§ Records to process:
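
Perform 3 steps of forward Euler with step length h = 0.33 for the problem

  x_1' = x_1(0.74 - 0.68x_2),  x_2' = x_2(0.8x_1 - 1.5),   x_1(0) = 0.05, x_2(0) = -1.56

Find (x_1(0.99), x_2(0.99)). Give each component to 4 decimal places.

Euler on (x_1,x_2): x_1_{n+1} = x_1_n + h·x_1', x_2_{n+1} = x_2_n + h·x_2'.
0.000000: (0.050000, -1.560000); f=(0.090040, 2.277600) → (0.079713, -0.808392)
0.330000: (0.079713, -0.808392); f=(0.102807, 1.161036) → (0.113639, -0.425250)
0.660000: (0.113639, -0.425250); f=(0.116954, 0.599215) → (0.152234, -0.227509)
(x_1(0.99), x_2(0.99)) ≈ (0.1522, -0.2275)

0.1522, -0.2275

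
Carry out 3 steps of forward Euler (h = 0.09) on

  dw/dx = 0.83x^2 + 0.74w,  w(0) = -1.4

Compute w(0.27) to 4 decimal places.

-1.6957

Euler: w_{n+1} = w_n + h·f(x_n, w_n).
x=0.000000, w=-1.400000: f=-1.036000 → w ← -1.400000 + 0.09·(-1.036000) = -1.493240
x=0.090000, w=-1.493240: f=-1.098275 → w ← -1.493240 + 0.09·(-1.098275) = -1.592085
x=0.180000, w=-1.592085: f=-1.151251 → w ← -1.592085 + 0.09·(-1.151251) = -1.695697
w(0.27) ≈ -1.6957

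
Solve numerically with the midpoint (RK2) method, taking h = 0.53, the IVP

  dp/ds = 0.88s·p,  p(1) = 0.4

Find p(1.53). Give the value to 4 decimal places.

0.6910

Midpoint: k1 = f(s_n, p_n); k2 = f(s_n + h/2, p_n + (h/2)·k1); p_{n+1} = p_n + h·k2.
s=1.000000, p=0.400000:
  k1 = f(1.000000, 0.400000) = 0.352000
  k2 = f(1.265000, 0.493280) = 0.549119
  p ← 0.400000 + 0.53·0.549119 = 0.691033
p(1.53) ≈ 0.6910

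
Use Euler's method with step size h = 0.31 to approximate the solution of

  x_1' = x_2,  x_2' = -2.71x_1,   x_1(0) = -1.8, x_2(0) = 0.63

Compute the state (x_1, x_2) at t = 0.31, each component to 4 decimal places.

-1.6047, 2.1422

Euler on (x_1,x_2): x_1_{n+1} = x_1_n + h·x_1', x_2_{n+1} = x_2_n + h·x_2'.
0.000000: (-1.800000, 0.630000); f=(0.630000, 4.878000) → (-1.604700, 2.142180)
(x_1(0.31), x_2(0.31)) ≈ (-1.6047, 2.1422)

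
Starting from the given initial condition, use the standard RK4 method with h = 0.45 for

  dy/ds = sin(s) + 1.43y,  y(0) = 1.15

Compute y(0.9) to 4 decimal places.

4.7764

RK4: k1 = f(s_n, y_n); k2 = f(s_n + h/2, y_n + (h/2)·k1); k3 = f(s_n + h/2, y_n + (h/2)·k2); k4 = f(s_n + h, y_n + h·k3); y_{n+1} = y_n + (h/6)·(k1 + 2k2 + 2k3 + k4).
s=0.000000, y=1.150000:
  k1 = f(0.000000, 1.150000) = 1.644500
  k2 = f(0.225000, 1.520012) = 2.396724
  k3 = f(0.225000, 1.689263) = 2.638752
  k4 = f(0.450000, 2.337439) = 3.777503
  y ← 1.150000 + (0.45/6)·(k1 + 2k2 + 2k3 + k4) = 2.311972
s=0.450000, y=2.311972:
  k1 = f(0.450000, 2.311972) = 3.741085
  k2 = f(0.675000, 3.153716) = 5.134711
  k3 = f(0.675000, 3.467282) = 5.583110
  k4 = f(0.900000, 4.824371) = 7.682178
  y ← 2.311972 + (0.45/6)·(k1 + 2k2 + 2k3 + k4) = 4.776390
y(0.9) ≈ 4.7764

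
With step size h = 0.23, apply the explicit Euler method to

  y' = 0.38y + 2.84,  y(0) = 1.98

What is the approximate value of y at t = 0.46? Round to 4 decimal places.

3.7047

Euler: y_{n+1} = y_n + h·f(t_n, y_n).
t=0.000000, y=1.980000: f=3.592400 → y ← 1.980000 + 0.23·3.592400 = 2.806252
t=0.230000, y=2.806252: f=3.906376 → y ← 2.806252 + 0.23·3.906376 = 3.704718
y(0.46) ≈ 3.7047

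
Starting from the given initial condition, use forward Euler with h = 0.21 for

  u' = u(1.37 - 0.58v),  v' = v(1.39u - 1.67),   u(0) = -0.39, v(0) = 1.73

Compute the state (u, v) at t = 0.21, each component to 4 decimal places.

Euler on (u,v): u_{n+1} = u_n + h·u', v_{n+1} = v_n + h·v'.
0.000000: (-0.390000, 1.730000); f=(-0.142974, -3.826933) → (-0.420025, 0.926344)
(u(0.21), v(0.21)) ≈ (-0.4200, 0.9263)

-0.4200, 0.9263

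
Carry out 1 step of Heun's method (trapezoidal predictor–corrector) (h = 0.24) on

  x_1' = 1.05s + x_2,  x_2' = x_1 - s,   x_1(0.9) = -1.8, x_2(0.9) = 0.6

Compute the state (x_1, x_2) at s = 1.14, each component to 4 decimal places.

-1.4767, -0.0323

Heun on (x_1,x_2): k1 = f(s_n, state_n); k2 = f(s_n + h, state_n + h·k1); state_{n+1} = state_n + (h/2)·(k1 + k2).
0.900000: (-1.800000, 0.600000)
  k1 = (1.545000, -2.700000)
  predictor → (-1.429200, -0.048000)
  k2 = (1.149000, -2.569200)
  → (-1.476720, -0.032304)
(x_1(1.14), x_2(1.14)) ≈ (-1.4767, -0.0323)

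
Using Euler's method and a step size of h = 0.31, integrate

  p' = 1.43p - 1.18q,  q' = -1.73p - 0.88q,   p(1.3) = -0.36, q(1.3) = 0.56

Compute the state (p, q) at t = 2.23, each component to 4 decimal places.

Euler on (p,q): p_{n+1} = p_n + h·p', q_{n+1} = q_n + h·q'.
1.300000: (-0.360000, 0.560000); f=(-1.175600, 0.130000) → (-0.724436, 0.600300)
1.610000: (-0.724436, 0.600300); f=(-1.744297, 0.725010) → (-1.265168, 0.825053)
1.920000: (-1.265168, 0.825053); f=(-2.782753, 1.462694) → (-2.127822, 1.278488)
(p(2.23), q(2.23)) ≈ (-2.1278, 1.2785)

-2.1278, 1.2785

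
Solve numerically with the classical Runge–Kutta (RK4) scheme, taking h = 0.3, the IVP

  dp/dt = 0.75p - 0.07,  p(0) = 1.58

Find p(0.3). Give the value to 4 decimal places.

RK4: k1 = f(t_n, p_n); k2 = f(t_n + h/2, p_n + (h/2)·k1); k3 = f(t_n + h/2, p_n + (h/2)·k2); k4 = f(t_n + h, p_n + h·k3); p_{n+1} = p_n + (h/6)·(k1 + 2k2 + 2k3 + k4).
t=0.000000, p=1.580000:
  k1 = f(0.000000, 1.580000) = 1.115000
  k2 = f(0.150000, 1.747250) = 1.240437
  k3 = f(0.150000, 1.766066) = 1.254549
  k4 = f(0.300000, 1.956365) = 1.397274
  p ← 1.580000 + (0.3/6)·(k1 + 2k2 + 2k3 + k4) = 1.955112
p(0.3) ≈ 1.9551

1.9551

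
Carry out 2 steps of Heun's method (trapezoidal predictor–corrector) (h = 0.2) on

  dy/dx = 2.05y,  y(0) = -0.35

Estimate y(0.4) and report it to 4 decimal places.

Heun: k1 = f(x_n, y_n); k2 = f(x_n + h, y_n + h·k1); y_{n+1} = y_n + (h/2)·(k1 + k2).
x=0.000000, y=-0.350000:
  k1 = f(0.000000, -0.350000) = -0.717500
  k2 = f(0.200000, -0.493500) = -1.011675
  y ← -0.350000 + (0.2/2)·(-0.717500 + (-1.011675)) = -0.522917
x=0.200000, y=-0.522917:
  k1 = f(0.200000, -0.522917) = -1.071981
  k2 = f(0.400000, -0.737314) = -1.511493
  y ← -0.522917 + (0.2/2)·(-1.071981 + (-1.511493)) = -0.781265
y(0.4) ≈ -0.7813

-0.7813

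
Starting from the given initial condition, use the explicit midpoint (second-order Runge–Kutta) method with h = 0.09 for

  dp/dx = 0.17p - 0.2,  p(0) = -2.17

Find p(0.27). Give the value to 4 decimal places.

Midpoint: k1 = f(x_n, p_n); k2 = f(x_n + h/2, p_n + (h/2)·k1); p_{n+1} = p_n + h·k2.
x=0.000000, p=-2.170000:
  k1 = f(0.000000, -2.170000) = -0.568900
  k2 = f(0.045000, -2.195600) = -0.573252
  p ← -2.170000 + 0.09·(-0.573252) = -2.221593
x=0.090000, p=-2.221593:
  k1 = f(0.090000, -2.221593) = -0.577671
  k2 = f(0.135000, -2.247588) = -0.582090
  p ← -2.221593 + 0.09·(-0.582090) = -2.273981
x=0.180000, p=-2.273981:
  k1 = f(0.180000, -2.273981) = -0.586577
  k2 = f(0.225000, -2.300377) = -0.591064
  p ← -2.273981 + 0.09·(-0.591064) = -2.327177
p(0.27) ≈ -2.3272

-2.3272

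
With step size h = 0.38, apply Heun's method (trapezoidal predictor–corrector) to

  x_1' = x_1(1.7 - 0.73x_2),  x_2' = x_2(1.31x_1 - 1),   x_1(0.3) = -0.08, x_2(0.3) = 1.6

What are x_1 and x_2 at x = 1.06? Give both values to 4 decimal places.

-0.1600, 0.6983

Heun on (x_1,x_2): k1 = f(x_n, state_n); k2 = f(x_n + h, state_n + h·k1); state_{n+1} = state_n + (h/2)·(k1 + k2).
0.300000: (-0.080000, 1.600000)
  k1 = (-0.042560, -1.767680)
  predictor → (-0.096173, 0.928282)
  k2 = (-0.098323, -1.045232)
  → (-0.106768, 1.065547)
0.680000: (-0.106768, 1.065547)
  k1 = (-0.098456, -1.214580)
  predictor → (-0.144181, 0.604006)
  k2 = (-0.181535, -0.718089)
  → (-0.159966, 0.698339)
(x_1(1.06), x_2(1.06)) ≈ (-0.1600, 0.6983)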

§ Task prompt:
Using the records above, copy word for word the line with "With step size h = 0.23, apply", the line with "y' = 0.38y +", and every line between them.

§ Completed task:
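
With step size h = 0.23, apply the explicit Euler method to

  y' = 0.38y + 2.84,  y(0) = 1.98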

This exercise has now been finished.